◆ Task
The records below hold a stretch from the line with "A pipeline inspection" through the line with "F: 17.0235°S, 85.0188°W"; return exactly those lines, ends included, and nothing more.

(Stored items)
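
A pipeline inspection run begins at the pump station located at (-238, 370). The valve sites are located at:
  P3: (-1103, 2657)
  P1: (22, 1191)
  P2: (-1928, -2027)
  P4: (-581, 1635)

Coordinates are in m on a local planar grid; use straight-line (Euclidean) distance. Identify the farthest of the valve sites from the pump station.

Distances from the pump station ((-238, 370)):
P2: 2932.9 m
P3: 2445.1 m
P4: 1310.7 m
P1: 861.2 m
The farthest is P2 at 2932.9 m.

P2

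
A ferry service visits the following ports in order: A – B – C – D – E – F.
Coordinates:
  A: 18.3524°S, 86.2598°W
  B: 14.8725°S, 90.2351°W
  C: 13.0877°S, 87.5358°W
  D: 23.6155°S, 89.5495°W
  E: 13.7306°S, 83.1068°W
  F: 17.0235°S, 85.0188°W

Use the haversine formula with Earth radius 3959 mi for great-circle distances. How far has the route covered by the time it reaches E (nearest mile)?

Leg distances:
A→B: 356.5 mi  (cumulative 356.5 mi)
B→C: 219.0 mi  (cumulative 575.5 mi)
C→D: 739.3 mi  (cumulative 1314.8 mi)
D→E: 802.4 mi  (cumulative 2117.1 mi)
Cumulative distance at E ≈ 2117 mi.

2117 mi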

...

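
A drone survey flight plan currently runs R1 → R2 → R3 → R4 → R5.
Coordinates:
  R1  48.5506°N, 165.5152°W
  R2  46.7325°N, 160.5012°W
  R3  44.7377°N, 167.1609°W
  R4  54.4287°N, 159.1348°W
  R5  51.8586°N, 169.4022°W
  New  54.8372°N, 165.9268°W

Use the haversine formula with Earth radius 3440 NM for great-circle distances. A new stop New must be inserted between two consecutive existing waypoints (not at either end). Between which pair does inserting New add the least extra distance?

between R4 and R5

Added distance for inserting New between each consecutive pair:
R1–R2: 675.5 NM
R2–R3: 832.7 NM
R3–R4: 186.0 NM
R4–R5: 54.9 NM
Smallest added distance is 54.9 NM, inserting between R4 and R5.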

◆ Output for this exercise
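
A pipeline inspection run begins at the pump station located at (-238, 370). The valve sites are located at:
  P3: (-1103, 2657)
  P1: (22, 1191)
  P2: (-1928, -2027)
  P4: (-581, 1635)

Coordinates are in m on a local planar grid; use straight-line (Euclidean) distance. Identify the farthest of the valve sites from the pump station.

Distances from the pump station ((-238, 370)):
P2: 2932.9 m
P3: 2445.1 m
P4: 1310.7 m
P1: 861.2 m
The farthest is P2 at 2932.9 m.

P2

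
A ferry service visits the following ports in order: A – B – C – D – E – F.
Coordinates:
  A: 18.3524°S, 86.2598°W
  B: 14.8725°S, 90.2351°W
  C: 13.0877°S, 87.5358°W
  D: 23.6155°S, 89.5495°W
  E: 13.7306°S, 83.1068°W
  F: 17.0235°S, 85.0188°W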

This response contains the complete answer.